### Requirement
Transcribe the data in full; each line must match exactly.
(The input Opens)
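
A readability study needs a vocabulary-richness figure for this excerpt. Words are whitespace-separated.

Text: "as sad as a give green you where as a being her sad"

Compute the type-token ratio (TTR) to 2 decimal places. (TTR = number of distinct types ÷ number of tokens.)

N = 13 tokens, V = 9 types.
TTR = V / N = 9 / 13 = 0.69

0.69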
(The input Closes)
### Answer for this exercise
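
A readability study needs a vocabulary-richness figure for this excerpt. Words are whitespace-separated.

Text: "as sad as a give green you where as a being her sad"

Compute the type-token ratio (TTR) to 2 decimal places. (TTR = number of distinct types ÷ number of tokens.)

N = 13 tokens, V = 9 types.
TTR = V / N = 9 / 13 = 0.69

0.69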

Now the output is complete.